WHAT YOU SHOULD DO:
Reprint the listing. Every line must match the original exactly.
+++ DATA TO USE +++
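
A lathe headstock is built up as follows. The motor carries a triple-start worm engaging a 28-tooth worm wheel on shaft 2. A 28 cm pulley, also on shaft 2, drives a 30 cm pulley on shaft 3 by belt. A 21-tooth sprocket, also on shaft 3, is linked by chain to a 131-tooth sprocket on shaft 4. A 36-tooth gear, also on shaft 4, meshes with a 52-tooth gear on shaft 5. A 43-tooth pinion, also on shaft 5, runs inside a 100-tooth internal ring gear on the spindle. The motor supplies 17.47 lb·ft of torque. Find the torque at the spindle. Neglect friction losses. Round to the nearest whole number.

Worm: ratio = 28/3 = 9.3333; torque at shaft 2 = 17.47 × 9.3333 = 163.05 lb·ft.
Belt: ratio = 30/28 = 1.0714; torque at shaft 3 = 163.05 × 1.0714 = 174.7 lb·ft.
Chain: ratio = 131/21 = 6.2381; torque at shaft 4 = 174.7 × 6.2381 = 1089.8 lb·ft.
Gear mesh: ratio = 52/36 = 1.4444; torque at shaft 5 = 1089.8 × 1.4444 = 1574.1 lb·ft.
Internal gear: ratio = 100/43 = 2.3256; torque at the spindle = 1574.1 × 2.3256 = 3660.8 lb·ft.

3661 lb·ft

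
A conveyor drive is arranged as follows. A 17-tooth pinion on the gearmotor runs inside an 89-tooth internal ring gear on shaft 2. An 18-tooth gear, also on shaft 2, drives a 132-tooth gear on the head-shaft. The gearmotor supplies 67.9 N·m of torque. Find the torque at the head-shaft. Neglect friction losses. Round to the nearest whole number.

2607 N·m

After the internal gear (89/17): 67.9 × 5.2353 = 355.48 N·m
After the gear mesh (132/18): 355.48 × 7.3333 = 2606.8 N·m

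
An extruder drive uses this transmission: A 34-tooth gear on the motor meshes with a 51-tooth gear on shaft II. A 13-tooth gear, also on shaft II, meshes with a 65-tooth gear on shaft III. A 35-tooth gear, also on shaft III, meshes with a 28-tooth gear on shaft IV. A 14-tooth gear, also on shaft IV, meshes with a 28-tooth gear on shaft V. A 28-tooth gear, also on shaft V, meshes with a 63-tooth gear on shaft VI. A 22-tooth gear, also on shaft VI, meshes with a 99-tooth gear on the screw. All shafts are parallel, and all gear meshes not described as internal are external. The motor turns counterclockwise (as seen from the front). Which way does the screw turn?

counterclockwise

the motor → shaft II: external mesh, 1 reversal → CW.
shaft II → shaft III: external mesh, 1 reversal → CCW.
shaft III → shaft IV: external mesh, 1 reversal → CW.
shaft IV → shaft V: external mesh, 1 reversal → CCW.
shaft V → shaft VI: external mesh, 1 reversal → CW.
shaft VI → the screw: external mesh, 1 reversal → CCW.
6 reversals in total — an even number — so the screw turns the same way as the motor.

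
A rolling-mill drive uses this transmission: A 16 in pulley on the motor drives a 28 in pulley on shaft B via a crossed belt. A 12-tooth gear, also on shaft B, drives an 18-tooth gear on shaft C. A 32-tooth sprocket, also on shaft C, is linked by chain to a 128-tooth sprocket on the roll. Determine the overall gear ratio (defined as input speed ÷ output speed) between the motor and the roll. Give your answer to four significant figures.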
+++
TASK SOLUTION:
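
A lathe headstock is built up as follows. The motor carries a triple-start worm engaging a 28-tooth worm wheel on shaft 2. A 28 cm pulley, also on shaft 2, drives a 30 cm pulley on shaft 3 by belt. A 21-tooth sprocket, also on shaft 3, is linked by chain to a 131-tooth sprocket on shaft 4. A 36-tooth gear, also on shaft 4, meshes with a 52-tooth gear on shaft 5. A 43-tooth pinion, also on shaft 5, runs inside a 100-tooth internal ring gear on the spindle. The motor supplies 17.47 lb·ft of torque. Find the torque at the spindle. Neglect friction losses. Round to the nearest whole number.

Worm: ratio = 28/3 = 9.3333; torque at shaft 2 = 17.47 × 9.3333 = 163.05 lb·ft.
Belt: ratio = 30/28 = 1.0714; torque at shaft 3 = 163.05 × 1.0714 = 174.7 lb·ft.
Chain: ratio = 131/21 = 6.2381; torque at shaft 4 = 174.7 × 6.2381 = 1089.8 lb·ft.
Gear mesh: ratio = 52/36 = 1.4444; torque at shaft 5 = 1089.8 × 1.4444 = 1574.1 lb·ft.
Internal gear: ratio = 100/43 = 2.3256; torque at the spindle = 1574.1 × 2.3256 = 3660.8 lb·ft.

3661 lb·ft

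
A conveyor drive is arranged as follows. A 17-tooth pinion on the gearmotor runs inside an 89-tooth internal ring gear on shaft 2. An 18-tooth gear, also on shaft 2, drives a 132-tooth gear on the head-shaft. The gearmotor supplies 67.9 N·m of torque. Find the torque at the head-shaft. Neglect friction losses. Round to the nearest whole number.

2607 N·m

After the internal gear (89/17): 67.9 × 5.2353 = 355.48 N·m
After the gear mesh (132/18): 355.48 × 7.3333 = 2606.8 N·m

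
An extruder drive uses this transmission: A 34-tooth gear on the motor meshes with a 51-tooth gear on shaft II. A 13-tooth gear, also on shaft II, meshes with a 65-tooth gear on shaft III. A 35-tooth gear, also on shaft III, meshes with a 28-tooth gear on shaft IV. A 14-tooth gear, also on shaft IV, meshes with a 28-tooth gear on shaft V. A 28-tooth gear, also on shaft V, meshes with a 63-tooth gear on shaft VI. A 22-tooth gear, also on shaft VI, meshes with a 99-tooth gear on the screw. All shafts are parallel, and all gear meshes not described as internal are external. The motor turns counterclockwise (as seen from the front). Which way does the screw turn?

counterclockwise

the motor → shaft II: external mesh, 1 reversal → CW.
shaft II → shaft III: external mesh, 1 reversal → CCW.
shaft III → shaft IV: external mesh, 1 reversal → CW.
shaft IV → shaft V: external mesh, 1 reversal → CCW.
shaft V → shaft VI: external mesh, 1 reversal → CW.
shaft VI → the screw: external mesh, 1 reversal → CCW.
6 reversals in total — an even number — so the screw turns the same way as the motor.

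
A rolling-mill drive uses this transmission: A 16 in pulley on the motor drives a 28 in pulley on shaft B via a crossed belt. A 12-tooth gear, also on shaft B, drives an 18-tooth gear on shaft C. A 32-tooth sprocket, also on shaft C, is linked by chain to a 128-tooth sprocket on the roll. Determine the overall gear ratio (defined as input speed ÷ output speed) between the motor and the roll. Give your answer to four significant figures.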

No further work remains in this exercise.